## INPUT MATERIAL

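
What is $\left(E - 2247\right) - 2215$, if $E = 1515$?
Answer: $-2947$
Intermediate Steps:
$\left(E - 2247\right) - 2215 = \left(1515 - 2247\right) - 2215 = -732 - 2215 = -2947$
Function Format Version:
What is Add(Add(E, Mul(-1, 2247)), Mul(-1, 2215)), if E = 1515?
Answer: -2947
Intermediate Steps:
Add(Add(E, Mul(-1, 2247)), Mul(-1, 2215)) = Add(Add(1515, Mul(-1, 2247)), Mul(-1, 2215)) = Add(Add(1515, -2247), -2215) = Add(-732, -2215) = -2947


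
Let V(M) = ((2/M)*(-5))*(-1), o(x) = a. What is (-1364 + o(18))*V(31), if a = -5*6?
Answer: -13940/31 ≈ -449.68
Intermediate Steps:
a = -30
o(x) = -30
V(M) = 10/M (V(M) = -10/M*(-1) = 10/M)
(-1364 + o(18))*V(31) = (-1364 - 30)*(10/31) = -13940/31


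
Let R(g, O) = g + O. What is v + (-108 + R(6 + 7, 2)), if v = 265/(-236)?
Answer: -22213/236 ≈ -94.123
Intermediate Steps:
R(g, O) = O + g
v = -265/236 (v = 265*(-1/236) = -265/236 ≈ -1.1229)
v + (-108 + R(6 + 7, 2)) = -265/236 + (-108 + (2 + (6 + 7))) = -265/236 + (-108 + (2 + 13)) = -265/236 + (-108 + 15) = -265/236 - 93 = -22213/236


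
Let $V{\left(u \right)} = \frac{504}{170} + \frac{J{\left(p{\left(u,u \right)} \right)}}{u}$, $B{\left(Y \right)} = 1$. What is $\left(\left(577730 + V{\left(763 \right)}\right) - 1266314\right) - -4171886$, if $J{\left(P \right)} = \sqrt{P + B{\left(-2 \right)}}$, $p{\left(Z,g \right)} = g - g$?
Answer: $\frac{225909743571}{64855} \approx 3.4833 \cdot 10^{6}$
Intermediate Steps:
$p{\left(Z,g \right)} = 0$
$J{\left(P \right)} = \sqrt{1 + P}$ ($J{\left(P \right)} = \sqrt{P + 1} = \sqrt{1 + P}$)
$V{\left(u \right)} = \frac{252}{85} + \frac{1}{u}$ ($V{\left(u \right)} = \frac{504}{170} + \frac{\sqrt{1 + 0}}{u} = 504 \cdot \frac{1}{170} + \frac{\sqrt{1}}{u} = \frac{252}{85} + 1 \frac{1}{u} = \frac{252}{85} + \frac{1}{u}$)
$\left(\left(577730 + V{\left(763 \right)}\right) - 1266314\right) - -4171886 = \left(\left(577730 + \left(\frac{252}{85} + \frac{1}{763}\right)\right) - 1266314\right) - -4171886 = \left(\left(577730 + \left(\frac{252}{85} + \frac{1}{763}\right)\right) - 1266314\right) + 4171886 = \left(\left(577730 + \frac{192361}{64855}\right) - 1266314\right) + 4171886 = \left(\frac{37468871511}{64855} - 1266314\right) + 4171886 = - \frac{44657922959}{64855} + 4171886 = \frac{225909743571}{64855}$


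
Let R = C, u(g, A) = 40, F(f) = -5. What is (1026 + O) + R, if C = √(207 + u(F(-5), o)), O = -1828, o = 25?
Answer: -802 + √247 ≈ -786.28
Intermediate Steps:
C = √247 (C = √(207 + 40) = √247 ≈ 15.716)
R = √247 ≈ 15.716
(1026 + O) + R = (1026 - 1828) + √247 = -802 + √247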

## WHAT YOU HAVE TO DO
Above are the entries; copy out every line among them that contains the word "Answer".

## EXERCISE RESPONSE
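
Answer: $-2947$
Answer: -2947
Answer: -13940/31 ≈ -449.68
Answer: -22213/236 ≈ -94.123
Answer: $\frac{225909743571}{64855} \approx 3.4833 \cdot 10^{6}$
Answer: -802 + √247 ≈ -786.28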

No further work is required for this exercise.